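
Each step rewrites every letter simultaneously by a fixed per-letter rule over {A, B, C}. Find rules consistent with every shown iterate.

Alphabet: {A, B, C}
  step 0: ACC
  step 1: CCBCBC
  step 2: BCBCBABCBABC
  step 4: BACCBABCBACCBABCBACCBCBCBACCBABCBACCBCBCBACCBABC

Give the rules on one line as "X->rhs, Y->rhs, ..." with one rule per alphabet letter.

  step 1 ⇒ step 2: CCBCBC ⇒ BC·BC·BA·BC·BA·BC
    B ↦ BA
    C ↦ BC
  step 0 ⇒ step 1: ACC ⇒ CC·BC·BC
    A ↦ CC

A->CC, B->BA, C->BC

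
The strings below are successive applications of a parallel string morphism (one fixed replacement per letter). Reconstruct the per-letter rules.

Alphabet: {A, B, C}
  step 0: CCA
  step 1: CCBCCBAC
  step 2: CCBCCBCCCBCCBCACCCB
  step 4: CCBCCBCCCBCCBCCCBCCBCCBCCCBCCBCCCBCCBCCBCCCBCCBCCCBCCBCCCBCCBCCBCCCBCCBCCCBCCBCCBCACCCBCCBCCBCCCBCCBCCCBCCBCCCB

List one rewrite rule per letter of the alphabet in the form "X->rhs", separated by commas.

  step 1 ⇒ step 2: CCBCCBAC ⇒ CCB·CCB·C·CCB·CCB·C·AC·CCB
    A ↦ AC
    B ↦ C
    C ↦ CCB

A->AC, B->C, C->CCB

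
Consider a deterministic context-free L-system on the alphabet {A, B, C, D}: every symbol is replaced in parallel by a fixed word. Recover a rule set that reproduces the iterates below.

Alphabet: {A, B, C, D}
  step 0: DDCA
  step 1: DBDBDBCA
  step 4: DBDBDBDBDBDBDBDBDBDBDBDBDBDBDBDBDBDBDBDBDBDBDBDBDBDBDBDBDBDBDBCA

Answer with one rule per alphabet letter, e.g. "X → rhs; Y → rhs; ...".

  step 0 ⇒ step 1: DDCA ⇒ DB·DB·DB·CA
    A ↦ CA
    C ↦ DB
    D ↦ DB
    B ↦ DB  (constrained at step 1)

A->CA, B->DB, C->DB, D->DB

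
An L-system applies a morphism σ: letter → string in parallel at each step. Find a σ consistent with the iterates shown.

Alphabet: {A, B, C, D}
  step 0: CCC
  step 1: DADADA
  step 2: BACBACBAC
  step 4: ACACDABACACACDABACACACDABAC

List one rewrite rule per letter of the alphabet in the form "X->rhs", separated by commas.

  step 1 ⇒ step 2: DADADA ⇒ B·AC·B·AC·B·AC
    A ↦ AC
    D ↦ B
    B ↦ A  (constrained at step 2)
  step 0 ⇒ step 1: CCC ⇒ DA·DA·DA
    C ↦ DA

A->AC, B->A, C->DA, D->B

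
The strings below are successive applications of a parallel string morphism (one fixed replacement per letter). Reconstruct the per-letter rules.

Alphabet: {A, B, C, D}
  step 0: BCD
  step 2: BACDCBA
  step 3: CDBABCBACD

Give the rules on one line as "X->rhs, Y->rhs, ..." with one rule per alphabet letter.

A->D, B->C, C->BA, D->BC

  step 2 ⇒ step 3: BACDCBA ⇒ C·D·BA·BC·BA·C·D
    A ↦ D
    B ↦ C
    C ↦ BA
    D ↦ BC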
==
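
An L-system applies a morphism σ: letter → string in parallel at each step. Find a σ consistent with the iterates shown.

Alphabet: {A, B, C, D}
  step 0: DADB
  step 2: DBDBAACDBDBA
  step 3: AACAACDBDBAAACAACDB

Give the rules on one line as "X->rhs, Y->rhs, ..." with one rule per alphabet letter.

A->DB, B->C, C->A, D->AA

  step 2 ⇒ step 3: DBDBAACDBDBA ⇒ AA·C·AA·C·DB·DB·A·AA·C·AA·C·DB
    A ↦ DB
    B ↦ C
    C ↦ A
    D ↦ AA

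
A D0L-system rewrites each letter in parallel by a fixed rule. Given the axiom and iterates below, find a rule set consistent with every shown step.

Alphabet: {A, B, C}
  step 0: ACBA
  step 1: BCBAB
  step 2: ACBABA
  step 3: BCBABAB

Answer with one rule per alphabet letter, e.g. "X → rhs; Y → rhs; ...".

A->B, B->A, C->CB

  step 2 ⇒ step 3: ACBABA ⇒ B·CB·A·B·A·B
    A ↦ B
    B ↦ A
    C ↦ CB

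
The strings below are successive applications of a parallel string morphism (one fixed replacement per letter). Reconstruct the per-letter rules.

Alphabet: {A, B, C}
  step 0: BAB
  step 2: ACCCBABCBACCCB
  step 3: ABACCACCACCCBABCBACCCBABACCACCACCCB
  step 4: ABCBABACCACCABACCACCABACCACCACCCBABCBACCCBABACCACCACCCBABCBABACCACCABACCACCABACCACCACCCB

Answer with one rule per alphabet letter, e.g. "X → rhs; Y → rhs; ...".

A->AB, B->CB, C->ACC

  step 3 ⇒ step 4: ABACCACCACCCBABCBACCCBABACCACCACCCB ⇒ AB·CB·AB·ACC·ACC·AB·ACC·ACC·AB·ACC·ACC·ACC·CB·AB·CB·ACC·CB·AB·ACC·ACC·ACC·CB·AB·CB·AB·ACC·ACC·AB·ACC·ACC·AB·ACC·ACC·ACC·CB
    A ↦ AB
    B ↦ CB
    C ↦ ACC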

**EXERCISE**
Given the records above, return exactly the lines starting at the line containing "step 0: DDCA" and ending at the line containing "step 4: ACACDABACACACDABACACACDABAC", including both.

**TASK OUTPUT**
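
  step 0: DDCA
  step 1: DBDBDBCA
  step 4: DBDBDBDBDBDBDBDBDBDBDBDBDBDBDBDBDBDBDBDBDBDBDBDBDBDBDBDBDBDBDBCA

Answer with one rule per alphabet letter, e.g. "X → rhs; Y → rhs; ...".

  step 0 ⇒ step 1: DDCA ⇒ DB·DB·DB·CA
    A ↦ CA
    C ↦ DB
    D ↦ DB
    B ↦ DB  (constrained at step 1)

A->CA, B->DB, C->DB, D->DB

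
An L-system applies a morphism σ: letter → string in parallel at each step. Find a σ consistent with the iterates shown.

Alphabet: {A, B, C, D}
  step 0: CCC
  step 1: DADADA
  step 2: BACBACBAC
  step 4: ACACDABACACACDABACACACDABAC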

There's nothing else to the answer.